**Instructions for the task**: The lines to copy run from the one containing "N = 14.007." to the end of the records below; repeat them exactly and include nothing else.

**Input records**:
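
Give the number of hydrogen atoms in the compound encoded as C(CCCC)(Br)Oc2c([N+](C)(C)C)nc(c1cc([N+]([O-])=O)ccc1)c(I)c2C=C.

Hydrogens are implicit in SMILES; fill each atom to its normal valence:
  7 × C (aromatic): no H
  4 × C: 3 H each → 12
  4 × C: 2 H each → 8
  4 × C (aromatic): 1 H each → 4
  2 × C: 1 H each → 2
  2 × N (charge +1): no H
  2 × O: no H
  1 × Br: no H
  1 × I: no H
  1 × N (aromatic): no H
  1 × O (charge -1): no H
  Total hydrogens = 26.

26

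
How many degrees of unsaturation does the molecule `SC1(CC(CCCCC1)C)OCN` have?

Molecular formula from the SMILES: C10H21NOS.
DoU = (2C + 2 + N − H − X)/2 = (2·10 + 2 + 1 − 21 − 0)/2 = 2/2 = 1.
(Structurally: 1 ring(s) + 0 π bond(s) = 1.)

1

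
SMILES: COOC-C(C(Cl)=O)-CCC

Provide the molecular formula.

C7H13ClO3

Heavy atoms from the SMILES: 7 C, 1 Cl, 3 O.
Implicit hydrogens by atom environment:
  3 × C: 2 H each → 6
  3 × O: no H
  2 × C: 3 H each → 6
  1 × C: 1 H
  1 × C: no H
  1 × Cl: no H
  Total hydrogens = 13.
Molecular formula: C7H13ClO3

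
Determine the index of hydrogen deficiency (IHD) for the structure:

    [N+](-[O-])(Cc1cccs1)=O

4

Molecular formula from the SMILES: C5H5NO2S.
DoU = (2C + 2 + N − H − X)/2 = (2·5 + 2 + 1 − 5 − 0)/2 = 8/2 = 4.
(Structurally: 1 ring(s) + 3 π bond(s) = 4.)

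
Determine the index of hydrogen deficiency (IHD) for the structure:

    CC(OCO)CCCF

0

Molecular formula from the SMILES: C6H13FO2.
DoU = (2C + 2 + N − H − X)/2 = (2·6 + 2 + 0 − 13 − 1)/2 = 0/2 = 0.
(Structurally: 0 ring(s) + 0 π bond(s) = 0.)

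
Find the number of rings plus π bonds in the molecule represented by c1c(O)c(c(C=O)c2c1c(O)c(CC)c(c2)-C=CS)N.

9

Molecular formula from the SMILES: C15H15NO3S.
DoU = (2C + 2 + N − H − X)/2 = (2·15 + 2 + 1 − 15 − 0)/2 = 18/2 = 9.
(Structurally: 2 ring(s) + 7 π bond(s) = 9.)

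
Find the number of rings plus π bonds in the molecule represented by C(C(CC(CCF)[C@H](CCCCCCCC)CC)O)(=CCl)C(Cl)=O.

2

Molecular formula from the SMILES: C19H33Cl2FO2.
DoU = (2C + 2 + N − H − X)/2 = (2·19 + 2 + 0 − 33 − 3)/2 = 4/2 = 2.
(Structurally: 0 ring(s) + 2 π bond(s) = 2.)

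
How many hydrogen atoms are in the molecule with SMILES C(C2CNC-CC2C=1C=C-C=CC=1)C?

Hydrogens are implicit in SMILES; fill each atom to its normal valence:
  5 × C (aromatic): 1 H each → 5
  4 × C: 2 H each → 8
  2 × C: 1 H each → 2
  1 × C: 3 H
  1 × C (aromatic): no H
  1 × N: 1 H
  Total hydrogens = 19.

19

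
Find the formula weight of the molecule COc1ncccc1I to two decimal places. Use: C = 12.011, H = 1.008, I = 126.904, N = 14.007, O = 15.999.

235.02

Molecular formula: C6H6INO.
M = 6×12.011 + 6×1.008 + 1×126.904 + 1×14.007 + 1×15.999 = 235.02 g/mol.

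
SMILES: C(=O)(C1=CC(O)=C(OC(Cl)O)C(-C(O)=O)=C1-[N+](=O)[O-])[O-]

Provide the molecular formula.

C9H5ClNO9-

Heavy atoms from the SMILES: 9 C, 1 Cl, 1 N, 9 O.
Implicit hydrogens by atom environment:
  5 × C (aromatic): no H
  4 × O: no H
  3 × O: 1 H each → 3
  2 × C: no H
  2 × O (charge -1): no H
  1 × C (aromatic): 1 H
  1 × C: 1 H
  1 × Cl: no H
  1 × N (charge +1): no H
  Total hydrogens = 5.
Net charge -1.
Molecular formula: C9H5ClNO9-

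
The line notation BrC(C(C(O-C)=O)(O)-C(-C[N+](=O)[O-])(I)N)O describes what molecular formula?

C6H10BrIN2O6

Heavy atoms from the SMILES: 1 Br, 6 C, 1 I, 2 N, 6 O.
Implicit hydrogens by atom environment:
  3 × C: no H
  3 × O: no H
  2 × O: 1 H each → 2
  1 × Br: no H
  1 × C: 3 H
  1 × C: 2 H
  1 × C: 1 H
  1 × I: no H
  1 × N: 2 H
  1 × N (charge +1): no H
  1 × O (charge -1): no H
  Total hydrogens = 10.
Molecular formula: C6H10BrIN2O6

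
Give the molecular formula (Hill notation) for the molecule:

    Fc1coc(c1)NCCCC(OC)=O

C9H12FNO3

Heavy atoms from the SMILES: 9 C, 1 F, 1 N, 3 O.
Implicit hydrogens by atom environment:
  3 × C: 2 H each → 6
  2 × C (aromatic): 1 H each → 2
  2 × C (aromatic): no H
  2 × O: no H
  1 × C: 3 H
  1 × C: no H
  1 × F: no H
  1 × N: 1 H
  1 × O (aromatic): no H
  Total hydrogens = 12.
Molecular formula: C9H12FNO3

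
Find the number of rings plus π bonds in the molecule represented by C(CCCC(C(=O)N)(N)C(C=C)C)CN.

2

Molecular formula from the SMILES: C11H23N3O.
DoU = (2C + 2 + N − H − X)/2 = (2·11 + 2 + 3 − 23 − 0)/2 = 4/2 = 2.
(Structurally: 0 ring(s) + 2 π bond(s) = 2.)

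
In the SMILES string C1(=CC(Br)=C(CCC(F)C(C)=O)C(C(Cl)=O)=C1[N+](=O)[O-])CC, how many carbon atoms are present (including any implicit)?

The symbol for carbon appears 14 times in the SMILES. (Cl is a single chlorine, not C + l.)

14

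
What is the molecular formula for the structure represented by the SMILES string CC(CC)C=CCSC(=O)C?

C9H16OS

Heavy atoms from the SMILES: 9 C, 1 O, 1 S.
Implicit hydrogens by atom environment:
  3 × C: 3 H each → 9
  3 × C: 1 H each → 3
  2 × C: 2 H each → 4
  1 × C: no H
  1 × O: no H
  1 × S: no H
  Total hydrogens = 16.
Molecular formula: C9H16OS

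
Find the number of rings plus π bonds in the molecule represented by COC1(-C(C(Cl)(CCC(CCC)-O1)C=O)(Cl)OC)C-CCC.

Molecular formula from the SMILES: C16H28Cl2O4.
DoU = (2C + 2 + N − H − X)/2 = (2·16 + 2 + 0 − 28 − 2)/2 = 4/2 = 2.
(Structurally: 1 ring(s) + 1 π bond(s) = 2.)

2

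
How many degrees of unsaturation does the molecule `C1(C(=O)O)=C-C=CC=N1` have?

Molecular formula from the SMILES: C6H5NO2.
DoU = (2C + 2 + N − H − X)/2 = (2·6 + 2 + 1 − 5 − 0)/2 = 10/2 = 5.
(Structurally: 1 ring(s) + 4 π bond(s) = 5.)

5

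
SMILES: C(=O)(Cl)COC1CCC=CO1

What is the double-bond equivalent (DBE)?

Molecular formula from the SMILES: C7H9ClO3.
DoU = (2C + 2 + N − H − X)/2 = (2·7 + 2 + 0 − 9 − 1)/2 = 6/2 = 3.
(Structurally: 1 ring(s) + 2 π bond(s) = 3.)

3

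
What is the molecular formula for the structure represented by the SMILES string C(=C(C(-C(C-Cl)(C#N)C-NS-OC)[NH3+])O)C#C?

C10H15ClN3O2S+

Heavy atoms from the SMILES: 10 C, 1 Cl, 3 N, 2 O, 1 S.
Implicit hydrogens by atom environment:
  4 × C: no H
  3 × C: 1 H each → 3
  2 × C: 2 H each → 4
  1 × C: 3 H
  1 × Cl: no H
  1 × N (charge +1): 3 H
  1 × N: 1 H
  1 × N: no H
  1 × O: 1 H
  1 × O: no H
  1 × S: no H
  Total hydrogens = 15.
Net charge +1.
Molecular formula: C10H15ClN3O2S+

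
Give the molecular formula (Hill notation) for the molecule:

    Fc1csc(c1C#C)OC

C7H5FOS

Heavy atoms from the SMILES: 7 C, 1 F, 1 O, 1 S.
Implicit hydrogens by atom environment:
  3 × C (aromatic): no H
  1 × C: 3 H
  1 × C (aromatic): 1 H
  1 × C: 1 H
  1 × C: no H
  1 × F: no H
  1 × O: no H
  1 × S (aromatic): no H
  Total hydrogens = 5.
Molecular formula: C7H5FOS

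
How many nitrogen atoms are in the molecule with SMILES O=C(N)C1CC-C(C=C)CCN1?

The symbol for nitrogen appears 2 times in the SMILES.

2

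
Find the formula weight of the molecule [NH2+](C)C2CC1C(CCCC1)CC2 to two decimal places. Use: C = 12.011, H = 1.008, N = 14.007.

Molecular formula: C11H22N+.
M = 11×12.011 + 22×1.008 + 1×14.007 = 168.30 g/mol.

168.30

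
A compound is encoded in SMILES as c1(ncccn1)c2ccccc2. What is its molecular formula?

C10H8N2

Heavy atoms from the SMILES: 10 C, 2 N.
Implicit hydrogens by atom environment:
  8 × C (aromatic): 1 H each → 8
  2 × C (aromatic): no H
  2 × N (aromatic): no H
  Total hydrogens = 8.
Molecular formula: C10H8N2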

**Final answer**:
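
Find the formula weight of the molecule [NH2+](C)C2CC1C(CCCC1)CC2 to two decimal places. Use: C = 12.011, H = 1.008, N = 14.007.

Molecular formula: C11H22N+.
M = 11×12.011 + 22×1.008 + 1×14.007 = 168.30 g/mol.

168.30

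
A compound is encoded in SMILES as c1(ncccn1)c2ccccc2. What is its molecular formula?

C10H8N2

Heavy atoms from the SMILES: 10 C, 2 N.
Implicit hydrogens by atom environment:
  8 × C (aromatic): 1 H each → 8
  2 × C (aromatic): no H
  2 × N (aromatic): no H
  Total hydrogens = 8.
Molecular formula: C10H8N2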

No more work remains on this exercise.